INPUT FOR THIS TASK
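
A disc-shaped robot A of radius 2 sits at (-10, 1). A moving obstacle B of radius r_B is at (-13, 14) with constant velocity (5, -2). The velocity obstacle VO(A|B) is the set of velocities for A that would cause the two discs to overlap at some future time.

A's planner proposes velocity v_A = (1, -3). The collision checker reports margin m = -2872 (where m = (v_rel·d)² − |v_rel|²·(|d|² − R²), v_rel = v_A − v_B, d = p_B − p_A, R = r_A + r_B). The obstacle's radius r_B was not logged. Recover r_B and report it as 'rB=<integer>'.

m = -2872
d = (-3, 13);  v_rel = (-4, -1),  |v_rel|² = 17
v_rel×d = (-4)·(13) − (-1)·(-3) = -55
since m = R²·17 − (-55)²:  R² = (3025 + -2872) / 17 = 9
R = √9 = 3  ⇒  r_B = 3 − 2 = 1

rB=1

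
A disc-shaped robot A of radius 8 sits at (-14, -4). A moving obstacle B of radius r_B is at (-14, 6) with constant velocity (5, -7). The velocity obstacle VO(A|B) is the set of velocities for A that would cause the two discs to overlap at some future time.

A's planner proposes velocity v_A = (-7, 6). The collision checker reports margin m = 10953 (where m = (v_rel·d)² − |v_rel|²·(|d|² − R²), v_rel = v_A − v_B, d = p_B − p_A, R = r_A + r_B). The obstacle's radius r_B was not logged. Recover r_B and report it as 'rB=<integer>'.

m = 10953
d = (0, 10);  v_rel = (-12, 13),  |v_rel|² = 313
v_rel×d = (-12)·(10) − (13)·(0) = -120
since m = R²·313 − (-120)²:  R² = (14400 + 10953) / 313 = 81
R = √81 = 9  ⇒  r_B = 9 − 8 = 1

rB=1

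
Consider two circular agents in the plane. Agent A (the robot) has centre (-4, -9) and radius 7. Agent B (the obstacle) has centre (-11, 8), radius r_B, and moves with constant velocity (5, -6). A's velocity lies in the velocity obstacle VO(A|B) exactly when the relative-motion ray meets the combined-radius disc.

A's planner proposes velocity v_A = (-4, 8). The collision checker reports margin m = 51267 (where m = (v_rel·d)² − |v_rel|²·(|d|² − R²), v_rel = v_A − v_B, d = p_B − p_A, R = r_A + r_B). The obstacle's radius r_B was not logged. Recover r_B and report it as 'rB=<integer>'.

m = 51267
d = (-7, 17);  v_rel = (-9, 14),  |v_rel|² = 277
v_rel×d = (-9)·(17) − (14)·(-7) = -55
since m = R²·277 − (-55)²:  R² = (3025 + 51267) / 277 = 196
R = √196 = 14  ⇒  r_B = 14 − 7 = 7

rB=7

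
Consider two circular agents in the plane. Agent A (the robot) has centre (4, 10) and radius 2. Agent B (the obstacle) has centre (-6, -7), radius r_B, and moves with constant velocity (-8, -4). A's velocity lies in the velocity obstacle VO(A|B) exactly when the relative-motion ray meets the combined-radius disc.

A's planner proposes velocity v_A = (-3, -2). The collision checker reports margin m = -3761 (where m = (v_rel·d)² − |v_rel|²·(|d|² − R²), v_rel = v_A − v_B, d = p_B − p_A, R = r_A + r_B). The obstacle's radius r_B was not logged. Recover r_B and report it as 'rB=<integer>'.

m = -3761
d = (-10, -17);  v_rel = (5, 2),  |v_rel|² = 29
v_rel×d = (5)·(-17) − (2)·(-10) = -65
since m = R²·29 − (-65)²:  R² = (4225 + -3761) / 29 = 16
R = √16 = 4  ⇒  r_B = 4 − 2 = 2

rB=2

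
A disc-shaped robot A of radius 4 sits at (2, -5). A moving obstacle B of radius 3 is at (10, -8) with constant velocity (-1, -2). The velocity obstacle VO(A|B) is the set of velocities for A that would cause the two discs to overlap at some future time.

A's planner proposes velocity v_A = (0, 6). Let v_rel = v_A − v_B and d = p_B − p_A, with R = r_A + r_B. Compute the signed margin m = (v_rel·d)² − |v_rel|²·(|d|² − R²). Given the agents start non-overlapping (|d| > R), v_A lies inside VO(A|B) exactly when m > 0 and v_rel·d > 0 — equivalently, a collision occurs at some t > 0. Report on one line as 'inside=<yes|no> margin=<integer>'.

d = (8, -3),  |d|² = 73;  R = 4+3 = 7,  c = 73−7² = 24
v_rel = (1, 8),  |v_rel|² = 65;  v_rel·d = (1)·(8) + (8)·(-3) = -16
65·t² + 32·t + 24 = 0  ⇒  m = (-16)² − 65·24 = -1304
m = -1304 < 0,  v_rel·d = -16 < 0  ⇒  outside

inside=no margin=-1304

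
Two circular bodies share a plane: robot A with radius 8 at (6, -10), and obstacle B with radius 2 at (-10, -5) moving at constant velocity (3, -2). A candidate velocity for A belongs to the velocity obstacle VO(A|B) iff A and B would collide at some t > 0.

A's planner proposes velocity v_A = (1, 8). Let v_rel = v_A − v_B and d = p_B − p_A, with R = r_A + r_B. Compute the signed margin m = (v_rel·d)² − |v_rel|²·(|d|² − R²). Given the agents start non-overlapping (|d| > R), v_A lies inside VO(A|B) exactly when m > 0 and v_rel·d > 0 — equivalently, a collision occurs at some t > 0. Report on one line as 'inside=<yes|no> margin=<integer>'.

d = (-16, 5),  |d|² = 281;  R = 8+2 = 10,  c = 281−10² = 181
v_rel = (-2, 10),  |v_rel|² = 104;  v_rel·d = (-2)·(-16) + (10)·(5) = 82
104·t² − 164·t + 181 = 0  ⇒  m = 82² − 104·181 = -12100
m = -12100 < 0,  v_rel·d = 82 > 0  ⇒  outside

inside=no margin=-12100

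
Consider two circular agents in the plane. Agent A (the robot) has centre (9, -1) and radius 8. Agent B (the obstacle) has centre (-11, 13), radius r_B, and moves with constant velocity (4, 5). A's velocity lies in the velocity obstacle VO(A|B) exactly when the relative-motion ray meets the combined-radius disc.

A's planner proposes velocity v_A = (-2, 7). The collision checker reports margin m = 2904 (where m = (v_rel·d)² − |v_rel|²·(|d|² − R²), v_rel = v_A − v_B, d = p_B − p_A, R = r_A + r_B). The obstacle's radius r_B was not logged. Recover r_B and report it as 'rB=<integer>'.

m = 2904
d = (-20, 14);  v_rel = (-6, 2),  |v_rel|² = 40
v_rel×d = (-6)·(14) − (2)·(-20) = -44
since m = R²·40 − (-44)²:  R² = (1936 + 2904) / 40 = 121
R = √121 = 11  ⇒  r_B = 11 − 8 = 3

rB=3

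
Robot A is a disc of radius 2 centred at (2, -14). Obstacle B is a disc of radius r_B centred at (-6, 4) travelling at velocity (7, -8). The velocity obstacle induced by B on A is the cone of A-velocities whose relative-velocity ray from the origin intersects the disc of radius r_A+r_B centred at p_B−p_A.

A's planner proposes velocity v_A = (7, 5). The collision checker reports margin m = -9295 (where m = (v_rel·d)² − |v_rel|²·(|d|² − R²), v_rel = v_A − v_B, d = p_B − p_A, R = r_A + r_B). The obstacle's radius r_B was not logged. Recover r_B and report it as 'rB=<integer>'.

m = -9295
d = (-8, 18);  v_rel = (0, 13),  |v_rel|² = 169
v_rel×d = (0)·(18) − (13)·(-8) = 104
since m = R²·169 − 104²:  R² = (10816 + -9295) / 169 = 9
R = √9 = 3  ⇒  r_B = 3 − 2 = 1

rB=1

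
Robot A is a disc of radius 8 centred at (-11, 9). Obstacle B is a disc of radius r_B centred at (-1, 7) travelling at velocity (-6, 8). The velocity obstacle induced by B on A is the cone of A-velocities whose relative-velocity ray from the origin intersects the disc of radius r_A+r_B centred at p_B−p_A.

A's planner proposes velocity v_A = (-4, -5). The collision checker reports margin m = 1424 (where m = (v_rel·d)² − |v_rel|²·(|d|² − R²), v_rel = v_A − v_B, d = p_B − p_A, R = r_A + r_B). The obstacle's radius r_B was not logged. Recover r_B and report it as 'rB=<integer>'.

m = 1424
d = (10, -2);  v_rel = (2, -13),  |v_rel|² = 173
v_rel×d = (2)·(-2) − (-13)·(10) = 126
since m = R²·173 − 126²:  R² = (15876 + 1424) / 173 = 100
R = √100 = 10  ⇒  r_B = 10 − 8 = 2

rB=2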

DIRECTIONS FOR THIS TASK
Your answer should be the lines of the listing above between the line holding "A's planner proposes velocity v_A = (-4, 8)." and the line holding "centre (4, 10)", inclusive, restated word for word and alone.

EXERCISE RESULT
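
A's planner proposes velocity v_A = (-4, 8). The collision checker reports margin m = 51267 (where m = (v_rel·d)² − |v_rel|²·(|d|² − R²), v_rel = v_A − v_B, d = p_B − p_A, R = r_A + r_B). The obstacle's radius r_B was not logged. Recover r_B and report it as 'rB=<integer>'.

m = 51267
d = (-7, 17);  v_rel = (-9, 14),  |v_rel|² = 277
v_rel×d = (-9)·(17) − (14)·(-7) = -55
since m = R²·277 − (-55)²:  R² = (3025 + 51267) / 277 = 196
R = √196 = 14  ⇒  r_B = 14 − 7 = 7

rB=7

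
Consider two circular agents in the plane. Agent A (the robot) has centre (4, 10) and radius 2. Agent B (the obstacle) has centre (-6, -7), radius r_B, and moves with constant velocity (-8, -4). A's velocity lies in the velocity obstacle VO(A|B) exactly when the relative-motion ray meets the combined-radius disc.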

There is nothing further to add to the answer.